**Prompt**
Locate the line that contains "State the exact", then copy it and all later lines of the data below exactly, through the last one.

**Dataset records**
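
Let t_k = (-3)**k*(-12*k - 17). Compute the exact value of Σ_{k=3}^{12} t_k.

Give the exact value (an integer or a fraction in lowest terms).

Σ = -65366946

Ratio r(k) = 3*(-12*k - 29)/(12*k + 17).
Normal form (A,B,C) = (-3, 1, k + 17/12).
Solve (-3)·f(k+1) − (1)·f(k) = k + 17/12.
From deg A=0, deg B=0, deg C=1: d=1.
A polynomial solution: f(k) = -(3*k + 2)/12.
So s_k = (B(k−1)f/C)·t_k = (-(3*k + 2)/(12*k + 17))·t_k = (-3)**k*(3*k + 2).
s_(k+1) − s_k = (-3)**k*(-12*k - 17) = t_k.
Sum = s_(13) − s_(3); s_(13) = -65367243, s_(3) = -297 ⇒ -65366946.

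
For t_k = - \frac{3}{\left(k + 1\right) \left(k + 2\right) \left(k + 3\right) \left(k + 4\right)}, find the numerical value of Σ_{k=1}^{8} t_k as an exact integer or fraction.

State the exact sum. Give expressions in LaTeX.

Σ = -9/220

Compute t_(k+1)/t_k: get (k + 1)/(k + 5).
Normal form (A,B,C) = (k + 1, k + 5, 1).
Set up (k + 1)·f(k+1) − (k + 4)·f(k) − (1) = 0.
From deg A=1, deg B=1, deg C=0: d=3.
Solve for f: f(k) = k*(k**2 + 6*k + 11)/18 (degree 3 ≤ 3).
Get s_k = R·t_k = k*(-k**2 - 6*k - 11)/(6*(k + 1)*(k + 2)*(k + 3)) with R(k) = B(k−1)f(k)/C(k) = k*(k + 4)*(k**2 + 6*k + 11)/18.
Check: Δs_k = -3/(k**4 + 10*k**3 + 35*k**2 + 50*k + 24). ✓
Sum = s_(9) − s_(1); s_(9) = -73/440, s_(1) = -1/8 ⇒ -9/220.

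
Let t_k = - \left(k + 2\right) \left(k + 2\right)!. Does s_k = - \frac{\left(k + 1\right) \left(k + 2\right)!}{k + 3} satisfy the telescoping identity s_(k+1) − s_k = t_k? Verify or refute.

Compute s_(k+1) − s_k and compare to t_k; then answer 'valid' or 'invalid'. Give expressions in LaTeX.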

**Solution to this problem**
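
State the exact sum. Give expressions in LaTeX.

Σ = -9/220

Compute t_(k+1)/t_k: get (k + 1)/(k + 5).
Normal form (A,B,C) = (k + 1, k + 5, 1).
Set up (k + 1)·f(k+1) − (k + 4)·f(k) − (1) = 0.
From deg A=1, deg B=1, deg C=0: d=3.
Solve for f: f(k) = k*(k**2 + 6*k + 11)/18 (degree 3 ≤ 3).
Get s_k = R·t_k = k*(-k**2 - 6*k - 11)/(6*(k + 1)*(k + 2)*(k + 3)) with R(k) = B(k−1)f(k)/C(k) = k*(k + 4)*(k**2 + 6*k + 11)/18.
Check: Δs_k = -3/(k**4 + 10*k**3 + 35*k**2 + 50*k + 24). ✓
Sum = s_(9) − s_(1); s_(9) = -73/440, s_(1) = -1/8 ⇒ -9/220.

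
Let t_k = - \left(k + 2\right) \left(k + 2\right)!. Does s_k = - \frac{\left(k + 1\right) \left(k + 2\right)!}{k + 3} satisfy the telescoping identity s_(k+1) − s_k = t_k? Verify or refute.

Compute s_(k+1) − s_k and compare to t_k; then answer 'valid' or 'invalid'. Give expressions in LaTeX.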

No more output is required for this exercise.